**What to work on**. Please give back word for word the lines below, from the first one through the one with "S5 --a--> S0".

**Dataset records**.
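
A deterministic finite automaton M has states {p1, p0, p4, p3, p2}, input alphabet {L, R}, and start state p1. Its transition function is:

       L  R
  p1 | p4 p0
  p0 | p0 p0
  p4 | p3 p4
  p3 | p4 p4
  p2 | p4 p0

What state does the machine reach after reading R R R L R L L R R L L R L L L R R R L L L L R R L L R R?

p1 → p0 → p0 → p0 → p0 → p0 → p0 → p0 → p0 → p0 → p0 → p0 → p0 → p0 → p0 → p0 → p0 → p0 → p0 → p0 → p0 → p0 → p0 → p0 → p0 → p0 → p0 → p0 → p0

p0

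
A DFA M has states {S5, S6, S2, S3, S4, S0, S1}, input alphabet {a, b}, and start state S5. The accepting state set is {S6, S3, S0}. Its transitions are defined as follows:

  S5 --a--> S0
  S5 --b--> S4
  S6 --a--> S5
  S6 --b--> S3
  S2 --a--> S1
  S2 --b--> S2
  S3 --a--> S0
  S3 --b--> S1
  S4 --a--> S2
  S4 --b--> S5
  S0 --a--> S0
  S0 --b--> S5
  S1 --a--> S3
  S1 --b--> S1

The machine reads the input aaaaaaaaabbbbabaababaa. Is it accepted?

start at S5
read 'a': S5 → S0
read 'a': S0 → S0
read 'a': S0 → S0
read 'a': S0 → S0
read 'a': S0 → S0
read 'a': S0 → S0
read 'a': S0 → S0
read 'a': S0 → S0
read 'a': S0 → S0
read 'b': S0 → S5
read 'b': S5 → S4
read 'b': S4 → S5
read 'b': S5 → S4
read 'a': S4 → S2
read 'b': S2 → S2
read 'a': S2 → S1
read 'a': S1 → S3
read 'b': S3 → S1
read 'a': S1 → S3
read 'b': S3 → S1
read 'a': S1 → S3
read 'a': S3 → S0
End state S0 is accepting.

Yes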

**Reply to the task**.
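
A deterministic finite automaton M has states {p1, p0, p4, p3, p2}, input alphabet {L, R}, and start state p1. Its transition function is:

       L  R
  p1 | p4 p0
  p0 | p0 p0
  p4 | p3 p4
  p3 | p4 p4
  p2 | p4 p0

What state does the machine reach after reading R R R L R L L R R L L R L L L R R R L L L L R R L L R R?

p1 → p0 → p0 → p0 → p0 → p0 → p0 → p0 → p0 → p0 → p0 → p0 → p0 → p0 → p0 → p0 → p0 → p0 → p0 → p0 → p0 → p0 → p0 → p0 → p0 → p0 → p0 → p0 → p0

p0

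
A DFA M has states {S5, S6, S2, S3, S4, S0, S1}, input alphabet {a, b}, and start state S5. The accepting state set is {S6, S3, S0}. Its transitions are defined as follows:

  S5 --a--> S0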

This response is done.